(Material to process Opens)

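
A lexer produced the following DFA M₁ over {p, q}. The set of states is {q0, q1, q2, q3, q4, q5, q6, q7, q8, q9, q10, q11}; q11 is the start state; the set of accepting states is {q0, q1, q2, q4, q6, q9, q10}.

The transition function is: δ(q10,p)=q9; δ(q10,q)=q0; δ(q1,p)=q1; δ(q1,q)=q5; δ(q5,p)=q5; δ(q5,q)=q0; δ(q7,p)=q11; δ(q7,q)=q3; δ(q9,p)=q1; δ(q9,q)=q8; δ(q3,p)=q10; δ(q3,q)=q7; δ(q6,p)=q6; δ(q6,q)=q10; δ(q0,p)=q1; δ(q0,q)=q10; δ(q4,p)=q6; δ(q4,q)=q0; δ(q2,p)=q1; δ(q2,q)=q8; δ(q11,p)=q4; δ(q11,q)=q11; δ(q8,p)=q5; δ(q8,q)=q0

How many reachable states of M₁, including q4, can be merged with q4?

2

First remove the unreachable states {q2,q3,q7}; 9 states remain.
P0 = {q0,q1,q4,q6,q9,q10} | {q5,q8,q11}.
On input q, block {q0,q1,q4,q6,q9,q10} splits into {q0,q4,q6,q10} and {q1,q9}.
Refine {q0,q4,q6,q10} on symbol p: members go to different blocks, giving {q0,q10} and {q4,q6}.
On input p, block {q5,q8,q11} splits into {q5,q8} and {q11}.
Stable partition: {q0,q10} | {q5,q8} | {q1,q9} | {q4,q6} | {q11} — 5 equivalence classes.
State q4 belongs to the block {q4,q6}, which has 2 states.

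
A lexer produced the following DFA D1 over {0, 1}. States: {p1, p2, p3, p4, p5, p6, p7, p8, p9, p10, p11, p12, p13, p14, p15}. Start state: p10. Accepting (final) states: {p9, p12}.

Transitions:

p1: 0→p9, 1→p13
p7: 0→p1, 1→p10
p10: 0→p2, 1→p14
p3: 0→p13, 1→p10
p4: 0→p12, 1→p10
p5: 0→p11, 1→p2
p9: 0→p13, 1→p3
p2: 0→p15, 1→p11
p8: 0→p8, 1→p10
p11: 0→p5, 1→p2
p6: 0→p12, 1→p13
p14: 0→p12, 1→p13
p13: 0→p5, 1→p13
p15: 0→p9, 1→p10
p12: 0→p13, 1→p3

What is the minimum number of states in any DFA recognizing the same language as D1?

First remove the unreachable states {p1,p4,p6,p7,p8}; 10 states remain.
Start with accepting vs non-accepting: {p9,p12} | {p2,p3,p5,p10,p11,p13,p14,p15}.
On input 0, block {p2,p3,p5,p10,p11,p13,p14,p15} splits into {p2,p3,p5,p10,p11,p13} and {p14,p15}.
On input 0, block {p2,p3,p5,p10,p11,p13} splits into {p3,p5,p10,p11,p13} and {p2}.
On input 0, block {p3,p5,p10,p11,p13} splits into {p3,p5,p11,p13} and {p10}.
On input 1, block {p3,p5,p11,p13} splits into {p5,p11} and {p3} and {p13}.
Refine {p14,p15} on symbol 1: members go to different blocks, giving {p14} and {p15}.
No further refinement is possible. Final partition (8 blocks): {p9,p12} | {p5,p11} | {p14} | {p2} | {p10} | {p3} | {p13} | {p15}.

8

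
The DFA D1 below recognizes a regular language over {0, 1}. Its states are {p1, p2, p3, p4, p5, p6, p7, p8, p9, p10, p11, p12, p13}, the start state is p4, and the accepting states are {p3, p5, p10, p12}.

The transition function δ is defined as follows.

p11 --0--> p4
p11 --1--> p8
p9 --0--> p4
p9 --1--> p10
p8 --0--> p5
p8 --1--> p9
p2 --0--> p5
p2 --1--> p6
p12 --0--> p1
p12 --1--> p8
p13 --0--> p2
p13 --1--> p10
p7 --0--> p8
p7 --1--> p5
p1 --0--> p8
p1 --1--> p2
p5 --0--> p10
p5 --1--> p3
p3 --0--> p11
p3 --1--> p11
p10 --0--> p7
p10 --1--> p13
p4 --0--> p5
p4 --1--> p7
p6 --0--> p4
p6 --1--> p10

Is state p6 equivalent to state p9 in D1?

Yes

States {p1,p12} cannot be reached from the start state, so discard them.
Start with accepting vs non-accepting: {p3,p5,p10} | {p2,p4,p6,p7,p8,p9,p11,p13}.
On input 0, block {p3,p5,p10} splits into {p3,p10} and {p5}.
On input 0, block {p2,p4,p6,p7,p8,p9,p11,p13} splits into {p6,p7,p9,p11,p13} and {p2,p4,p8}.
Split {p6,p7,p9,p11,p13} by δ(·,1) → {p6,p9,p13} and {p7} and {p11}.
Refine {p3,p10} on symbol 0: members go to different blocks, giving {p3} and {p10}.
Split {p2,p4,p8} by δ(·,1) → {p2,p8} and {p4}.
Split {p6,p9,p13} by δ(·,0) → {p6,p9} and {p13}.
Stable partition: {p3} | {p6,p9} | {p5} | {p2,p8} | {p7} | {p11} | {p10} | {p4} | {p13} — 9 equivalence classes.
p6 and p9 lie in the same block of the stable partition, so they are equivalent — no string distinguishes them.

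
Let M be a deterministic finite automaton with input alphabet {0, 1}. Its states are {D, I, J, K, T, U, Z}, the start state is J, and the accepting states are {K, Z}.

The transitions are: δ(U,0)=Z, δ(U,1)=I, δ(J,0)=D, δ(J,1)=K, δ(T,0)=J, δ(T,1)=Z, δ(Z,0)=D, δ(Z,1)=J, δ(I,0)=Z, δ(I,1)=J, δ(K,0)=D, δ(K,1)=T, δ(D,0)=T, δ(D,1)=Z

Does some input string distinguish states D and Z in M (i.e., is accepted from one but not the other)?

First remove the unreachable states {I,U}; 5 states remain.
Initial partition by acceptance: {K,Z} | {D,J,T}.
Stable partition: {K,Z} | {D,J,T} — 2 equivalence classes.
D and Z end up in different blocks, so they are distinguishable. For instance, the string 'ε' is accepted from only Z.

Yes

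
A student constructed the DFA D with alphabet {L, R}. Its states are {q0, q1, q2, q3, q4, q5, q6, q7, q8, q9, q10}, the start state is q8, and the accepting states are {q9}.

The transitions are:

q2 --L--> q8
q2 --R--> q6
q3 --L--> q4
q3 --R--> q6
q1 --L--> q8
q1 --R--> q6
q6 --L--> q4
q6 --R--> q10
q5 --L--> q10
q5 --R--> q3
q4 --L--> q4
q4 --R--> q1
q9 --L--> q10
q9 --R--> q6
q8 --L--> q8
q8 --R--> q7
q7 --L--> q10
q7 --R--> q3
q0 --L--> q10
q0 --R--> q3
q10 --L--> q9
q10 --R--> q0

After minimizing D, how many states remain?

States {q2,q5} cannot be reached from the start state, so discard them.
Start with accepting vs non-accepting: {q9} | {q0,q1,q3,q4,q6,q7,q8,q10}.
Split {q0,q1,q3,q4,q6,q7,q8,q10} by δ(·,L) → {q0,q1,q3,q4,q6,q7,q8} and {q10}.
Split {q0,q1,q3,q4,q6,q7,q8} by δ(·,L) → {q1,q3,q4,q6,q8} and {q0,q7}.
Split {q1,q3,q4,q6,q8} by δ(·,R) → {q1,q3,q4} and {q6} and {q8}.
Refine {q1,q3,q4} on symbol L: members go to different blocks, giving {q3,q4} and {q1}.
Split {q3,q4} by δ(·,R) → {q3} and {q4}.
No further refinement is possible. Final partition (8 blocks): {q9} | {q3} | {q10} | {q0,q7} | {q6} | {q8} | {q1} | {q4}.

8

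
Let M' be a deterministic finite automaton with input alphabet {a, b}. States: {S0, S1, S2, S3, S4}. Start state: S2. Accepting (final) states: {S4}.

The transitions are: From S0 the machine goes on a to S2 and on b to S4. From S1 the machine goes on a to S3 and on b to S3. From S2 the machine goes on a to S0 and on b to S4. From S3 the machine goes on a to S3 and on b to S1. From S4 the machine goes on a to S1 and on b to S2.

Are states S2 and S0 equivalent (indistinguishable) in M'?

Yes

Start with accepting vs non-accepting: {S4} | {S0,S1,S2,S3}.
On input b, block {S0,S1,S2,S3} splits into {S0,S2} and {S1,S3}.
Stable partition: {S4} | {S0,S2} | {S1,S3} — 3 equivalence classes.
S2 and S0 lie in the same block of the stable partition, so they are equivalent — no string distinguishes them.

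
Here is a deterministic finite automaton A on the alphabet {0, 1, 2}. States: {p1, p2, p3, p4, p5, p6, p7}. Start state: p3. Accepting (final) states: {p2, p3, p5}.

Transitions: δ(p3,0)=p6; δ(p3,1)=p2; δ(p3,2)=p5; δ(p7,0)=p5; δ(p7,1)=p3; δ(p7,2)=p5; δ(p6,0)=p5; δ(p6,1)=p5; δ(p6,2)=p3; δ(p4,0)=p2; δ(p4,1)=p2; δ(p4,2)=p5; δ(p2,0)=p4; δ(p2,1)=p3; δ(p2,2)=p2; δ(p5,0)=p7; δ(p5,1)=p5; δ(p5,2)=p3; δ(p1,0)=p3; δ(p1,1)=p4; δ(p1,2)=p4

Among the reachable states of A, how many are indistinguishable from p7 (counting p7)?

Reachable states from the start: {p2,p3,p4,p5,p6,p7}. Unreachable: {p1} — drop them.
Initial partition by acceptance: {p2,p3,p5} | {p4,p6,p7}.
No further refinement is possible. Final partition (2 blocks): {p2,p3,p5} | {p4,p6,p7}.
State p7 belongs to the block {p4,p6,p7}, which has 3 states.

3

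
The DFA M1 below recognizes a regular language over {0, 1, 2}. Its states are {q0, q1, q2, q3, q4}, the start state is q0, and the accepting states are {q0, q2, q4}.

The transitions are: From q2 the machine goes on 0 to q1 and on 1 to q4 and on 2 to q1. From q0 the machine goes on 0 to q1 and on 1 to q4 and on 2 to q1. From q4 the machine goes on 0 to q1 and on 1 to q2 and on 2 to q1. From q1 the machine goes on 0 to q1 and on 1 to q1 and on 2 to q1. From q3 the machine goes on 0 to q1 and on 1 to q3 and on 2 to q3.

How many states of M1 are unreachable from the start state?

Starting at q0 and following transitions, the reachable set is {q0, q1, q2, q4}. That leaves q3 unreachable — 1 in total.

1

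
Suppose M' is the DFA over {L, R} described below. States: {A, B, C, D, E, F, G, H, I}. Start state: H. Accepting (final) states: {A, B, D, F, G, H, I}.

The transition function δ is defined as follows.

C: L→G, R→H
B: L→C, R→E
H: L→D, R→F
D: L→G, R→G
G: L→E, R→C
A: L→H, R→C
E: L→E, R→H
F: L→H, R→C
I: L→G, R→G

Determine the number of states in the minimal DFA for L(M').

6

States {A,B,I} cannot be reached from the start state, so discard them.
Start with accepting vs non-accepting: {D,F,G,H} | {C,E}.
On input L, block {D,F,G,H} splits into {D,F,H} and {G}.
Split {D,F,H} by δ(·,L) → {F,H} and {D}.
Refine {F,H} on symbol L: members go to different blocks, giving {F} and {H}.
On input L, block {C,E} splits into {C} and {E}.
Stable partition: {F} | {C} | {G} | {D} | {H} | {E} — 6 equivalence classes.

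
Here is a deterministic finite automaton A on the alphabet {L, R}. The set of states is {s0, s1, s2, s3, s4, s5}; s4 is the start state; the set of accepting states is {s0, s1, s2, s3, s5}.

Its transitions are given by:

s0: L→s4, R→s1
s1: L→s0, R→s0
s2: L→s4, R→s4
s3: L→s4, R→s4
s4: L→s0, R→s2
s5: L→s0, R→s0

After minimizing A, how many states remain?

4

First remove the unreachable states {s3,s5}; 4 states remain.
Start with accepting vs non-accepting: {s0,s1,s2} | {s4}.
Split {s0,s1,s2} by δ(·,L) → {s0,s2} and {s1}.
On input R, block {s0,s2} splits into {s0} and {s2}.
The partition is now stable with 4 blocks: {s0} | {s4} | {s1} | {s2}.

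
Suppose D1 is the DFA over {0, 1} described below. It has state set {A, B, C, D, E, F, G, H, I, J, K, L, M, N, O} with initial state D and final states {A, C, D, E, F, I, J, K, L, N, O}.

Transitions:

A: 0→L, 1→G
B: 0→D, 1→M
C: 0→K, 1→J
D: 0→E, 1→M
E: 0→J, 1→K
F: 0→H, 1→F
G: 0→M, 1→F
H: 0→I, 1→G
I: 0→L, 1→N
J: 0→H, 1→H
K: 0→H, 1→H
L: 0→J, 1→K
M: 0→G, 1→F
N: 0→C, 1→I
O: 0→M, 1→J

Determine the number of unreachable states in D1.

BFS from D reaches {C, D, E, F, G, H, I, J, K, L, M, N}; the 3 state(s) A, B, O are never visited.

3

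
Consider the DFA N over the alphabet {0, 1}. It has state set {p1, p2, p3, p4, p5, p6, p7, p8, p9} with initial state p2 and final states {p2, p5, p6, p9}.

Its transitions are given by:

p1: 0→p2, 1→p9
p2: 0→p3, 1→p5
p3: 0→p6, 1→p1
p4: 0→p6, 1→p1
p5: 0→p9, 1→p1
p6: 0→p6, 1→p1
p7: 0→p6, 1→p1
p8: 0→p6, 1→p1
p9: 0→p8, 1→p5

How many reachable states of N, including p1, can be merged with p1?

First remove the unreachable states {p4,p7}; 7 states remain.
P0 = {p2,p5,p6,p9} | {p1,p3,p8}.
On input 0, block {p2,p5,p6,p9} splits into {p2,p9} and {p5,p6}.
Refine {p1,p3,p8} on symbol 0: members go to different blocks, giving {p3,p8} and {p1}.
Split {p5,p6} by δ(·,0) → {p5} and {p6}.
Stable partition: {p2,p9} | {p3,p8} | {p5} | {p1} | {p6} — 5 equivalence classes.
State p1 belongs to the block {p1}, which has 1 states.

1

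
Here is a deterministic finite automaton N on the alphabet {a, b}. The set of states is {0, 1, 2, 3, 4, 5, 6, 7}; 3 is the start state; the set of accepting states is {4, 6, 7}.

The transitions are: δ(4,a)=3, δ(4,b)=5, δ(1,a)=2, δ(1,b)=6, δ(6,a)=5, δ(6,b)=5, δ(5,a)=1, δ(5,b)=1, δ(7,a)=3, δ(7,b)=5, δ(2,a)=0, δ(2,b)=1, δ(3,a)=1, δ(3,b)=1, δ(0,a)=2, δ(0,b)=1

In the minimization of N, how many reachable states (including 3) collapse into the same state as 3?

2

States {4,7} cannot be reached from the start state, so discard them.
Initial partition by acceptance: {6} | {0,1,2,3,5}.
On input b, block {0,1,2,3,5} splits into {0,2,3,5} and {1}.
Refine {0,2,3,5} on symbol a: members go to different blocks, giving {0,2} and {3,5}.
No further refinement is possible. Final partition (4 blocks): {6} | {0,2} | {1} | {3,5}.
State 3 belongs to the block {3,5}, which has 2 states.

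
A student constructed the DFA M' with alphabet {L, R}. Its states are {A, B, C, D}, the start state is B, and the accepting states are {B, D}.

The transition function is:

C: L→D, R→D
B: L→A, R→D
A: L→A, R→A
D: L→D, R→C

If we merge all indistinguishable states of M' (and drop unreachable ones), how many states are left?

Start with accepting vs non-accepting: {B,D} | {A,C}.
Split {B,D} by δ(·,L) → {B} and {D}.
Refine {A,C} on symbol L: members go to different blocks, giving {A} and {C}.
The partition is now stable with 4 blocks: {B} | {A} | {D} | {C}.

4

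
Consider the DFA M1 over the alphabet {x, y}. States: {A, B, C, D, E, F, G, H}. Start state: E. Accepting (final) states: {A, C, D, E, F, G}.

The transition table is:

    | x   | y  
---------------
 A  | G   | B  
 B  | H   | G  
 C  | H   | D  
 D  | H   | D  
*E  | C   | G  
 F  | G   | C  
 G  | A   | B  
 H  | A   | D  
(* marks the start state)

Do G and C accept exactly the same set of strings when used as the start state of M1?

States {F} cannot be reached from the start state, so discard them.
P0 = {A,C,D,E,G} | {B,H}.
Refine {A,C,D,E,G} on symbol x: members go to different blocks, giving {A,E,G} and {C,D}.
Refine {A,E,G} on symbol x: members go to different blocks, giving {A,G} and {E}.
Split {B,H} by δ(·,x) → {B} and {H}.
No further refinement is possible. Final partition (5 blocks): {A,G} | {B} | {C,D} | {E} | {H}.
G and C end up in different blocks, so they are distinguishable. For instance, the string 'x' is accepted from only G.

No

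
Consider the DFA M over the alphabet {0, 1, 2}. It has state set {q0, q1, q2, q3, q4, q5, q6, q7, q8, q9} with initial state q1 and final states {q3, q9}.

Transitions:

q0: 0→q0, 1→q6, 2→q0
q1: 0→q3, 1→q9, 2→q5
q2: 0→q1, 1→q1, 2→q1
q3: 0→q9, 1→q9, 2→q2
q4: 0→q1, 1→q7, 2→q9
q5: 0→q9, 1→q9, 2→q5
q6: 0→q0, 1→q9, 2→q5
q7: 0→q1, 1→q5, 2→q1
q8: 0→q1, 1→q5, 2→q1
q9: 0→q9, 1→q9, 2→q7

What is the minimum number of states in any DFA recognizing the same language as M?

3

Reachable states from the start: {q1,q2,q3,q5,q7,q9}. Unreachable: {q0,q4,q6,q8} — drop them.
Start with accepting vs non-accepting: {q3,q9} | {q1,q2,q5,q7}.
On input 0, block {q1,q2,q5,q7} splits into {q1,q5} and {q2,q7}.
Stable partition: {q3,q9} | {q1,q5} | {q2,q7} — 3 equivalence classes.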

(Material to process Closes)

* **Task item**
From the records above, retype only the lines starting at the line that contains "p5 --1--> p3" and ending at the line that contains "p6 --1--> p10", both included.

* **Reply**
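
p5 --1--> p3
p3 --0--> p11
p3 --1--> p11
p10 --0--> p7
p10 --1--> p13
p4 --0--> p5
p4 --1--> p7
p6 --0--> p4
p6 --1--> p10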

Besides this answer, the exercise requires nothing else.